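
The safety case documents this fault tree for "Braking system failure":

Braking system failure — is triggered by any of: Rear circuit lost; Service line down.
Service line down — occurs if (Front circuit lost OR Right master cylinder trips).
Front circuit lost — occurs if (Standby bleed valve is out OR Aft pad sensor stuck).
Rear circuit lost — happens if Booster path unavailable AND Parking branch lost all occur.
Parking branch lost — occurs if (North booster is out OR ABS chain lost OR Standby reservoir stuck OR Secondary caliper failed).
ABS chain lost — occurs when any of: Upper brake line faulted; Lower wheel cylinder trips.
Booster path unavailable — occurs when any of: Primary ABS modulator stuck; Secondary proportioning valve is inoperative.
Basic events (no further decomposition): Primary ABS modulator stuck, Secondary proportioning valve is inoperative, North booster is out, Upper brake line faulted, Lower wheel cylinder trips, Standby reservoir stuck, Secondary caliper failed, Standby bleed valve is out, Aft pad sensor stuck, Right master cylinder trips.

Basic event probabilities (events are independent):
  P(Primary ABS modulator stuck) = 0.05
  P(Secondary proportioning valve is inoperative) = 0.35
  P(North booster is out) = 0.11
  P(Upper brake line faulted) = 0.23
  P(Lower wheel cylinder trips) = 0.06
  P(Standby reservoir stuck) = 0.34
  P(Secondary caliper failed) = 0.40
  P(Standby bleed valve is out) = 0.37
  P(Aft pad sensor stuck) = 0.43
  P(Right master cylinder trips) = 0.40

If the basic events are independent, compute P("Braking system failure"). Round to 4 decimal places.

0.8459

P(Booster path unavailable) [OR] = 1 − (1−0.05) × (1−0.35) = 0.382500
P(ABS chain lost) [OR] = 1 − (1−0.23) × (1−0.06) = 0.276200
P(Parking branch lost) [OR] = 1 − (1−0.11) × (1−0.276200) × (1−0.34) × (1−0.40) = 0.744904
P(Rear circuit lost) [AND] = 0.382500 × 0.744904 = 0.284926
P(Front circuit lost) [OR] = 1 − (1−0.37) × (1−0.43) = 0.640900
P(Service line down) [OR] = 1 − (1−0.640900) × (1−0.40) = 0.784540
P(Braking system failure) [OR] = 1 − (1−0.284926) × (1−0.784540) = 0.845930
Rounded to 4 decimal places: P(Braking system failure) ≈ 0.8459.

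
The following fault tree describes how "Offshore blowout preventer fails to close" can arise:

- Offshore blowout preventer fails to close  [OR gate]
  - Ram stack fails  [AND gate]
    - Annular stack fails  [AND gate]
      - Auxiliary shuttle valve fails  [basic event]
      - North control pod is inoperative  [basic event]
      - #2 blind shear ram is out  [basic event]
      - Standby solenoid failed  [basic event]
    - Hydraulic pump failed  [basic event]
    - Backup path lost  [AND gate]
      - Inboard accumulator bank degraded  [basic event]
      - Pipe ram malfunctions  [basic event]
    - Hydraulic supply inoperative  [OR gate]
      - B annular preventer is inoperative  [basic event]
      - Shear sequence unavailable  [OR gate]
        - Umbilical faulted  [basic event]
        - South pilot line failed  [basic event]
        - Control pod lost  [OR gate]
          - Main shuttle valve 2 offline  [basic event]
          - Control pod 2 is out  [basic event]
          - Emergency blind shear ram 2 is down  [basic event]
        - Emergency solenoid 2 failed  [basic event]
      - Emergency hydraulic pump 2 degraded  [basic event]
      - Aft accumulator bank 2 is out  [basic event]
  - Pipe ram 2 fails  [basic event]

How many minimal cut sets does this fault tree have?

10

Annular stack fails [AND]: one cut set from each child combined → 1 × 1 × 1 × 1 = 1 cut set(s).
Backup path lost [AND]: one cut set from each child combined → 1 × 1 = 1 cut set(s).
Control pod lost [OR]: union of children's cut sets → 3 cut set(s).
Shear sequence unavailable [OR]: union of children's cut sets → 6 cut set(s).
Hydraulic supply inoperative [OR]: union of children's cut sets → 9 cut set(s).
Ram stack fails [AND]: one cut set from each child combined → 1 × 1 × 1 × 9 = 9 cut set(s).
Offshore blowout preventer fails to close [OR]: union of children's cut sets → 10 cut set(s).
Minimal cut sets: {#2 blind shear ram is out, Auxiliary shuttle valve fails, B annular preventer is inoperative, Hydraulic pump failed, Inboard accumulator bank degraded, North control pod is inoperative, Pipe ram malfunctions, Standby solenoid failed}; {#2 blind shear ram is out, Auxiliary shuttle valve fails, Hydraulic pump failed, Inboard accumulator bank degraded, North control pod is inoperative, Pipe ram malfunctions, Standby solenoid failed, Umbilical faulted}; {#2 blind shear ram is out, Auxiliary shuttle valve fails, Hydraulic pump failed, Inboard accumulator bank degraded, North control pod is inoperative, Pipe ram malfunctions, South pilot line failed, Standby solenoid failed}; {#2 blind shear ram is out, Auxiliary shuttle valve fails, Hydraulic pump failed, Inboard accumulator bank degraded, Main shuttle valve 2 offline, North control pod is inoperative, Pipe ram malfunctions, Standby solenoid failed}; {#2 blind shear ram is out, Auxiliary shuttle valve fails, Control pod 2 is out, Hydraulic pump failed, Inboard accumulator bank degraded, North control pod is inoperative, Pipe ram malfunctions, Standby solenoid failed}; {#2 blind shear ram is out, Auxiliary shuttle valve fails, Emergency blind shear ram 2 is down, Hydraulic pump failed, Inboard accumulator bank degraded, North control pod is inoperative, Pipe ram malfunctions, Standby solenoid failed}; {#2 blind shear ram is out, Auxiliary shuttle valve fails, Emergency solenoid 2 failed, Hydraulic pump failed, Inboard accumulator bank degraded, North control pod is inoperative, Pipe ram malfunctions, Standby solenoid failed}; {#2 blind shear ram is out, Auxiliary shuttle valve fails, Emergency hydraulic pump 2 degraded, Hydraulic pump failed, Inboard accumulator bank degraded, North control pod is inoperative, Pipe ram malfunctions, Standby solenoid failed}; {#2 blind shear ram is out, Aft accumulator bank 2 is out, Auxiliary shuttle valve fails, Hydraulic pump failed, Inboard accumulator bank degraded, North control pod is inoperative, Pipe ram malfunctions, Standby solenoid failed}; {Pipe ram 2 fails}.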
__________________________________________________
Word for word, restate the lines above from the line containing "- Annular stack" through the line containing "- South pilot", with both included and nothing else.

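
    - Annular stack fails  [AND gate]
      - Auxiliary shuttle valve fails  [basic event]
      - North control pod is inoperative  [basic event]
      - #2 blind shear ram is out  [basic event]
      - Standby solenoid failed  [basic event]
    - Hydraulic pump failed  [basic event]
    - Backup path lost  [AND gate]
      - Inboard accumulator bank degraded  [basic event]
      - Pipe ram malfunctions  [basic event]
    - Hydraulic supply inoperative  [OR gate]
      - B annular preventer is inoperative  [basic event]
      - Shear sequence unavailable  [OR gate]
        - Umbilical faulted  [basic event]
        - South pilot line failed  [basic event]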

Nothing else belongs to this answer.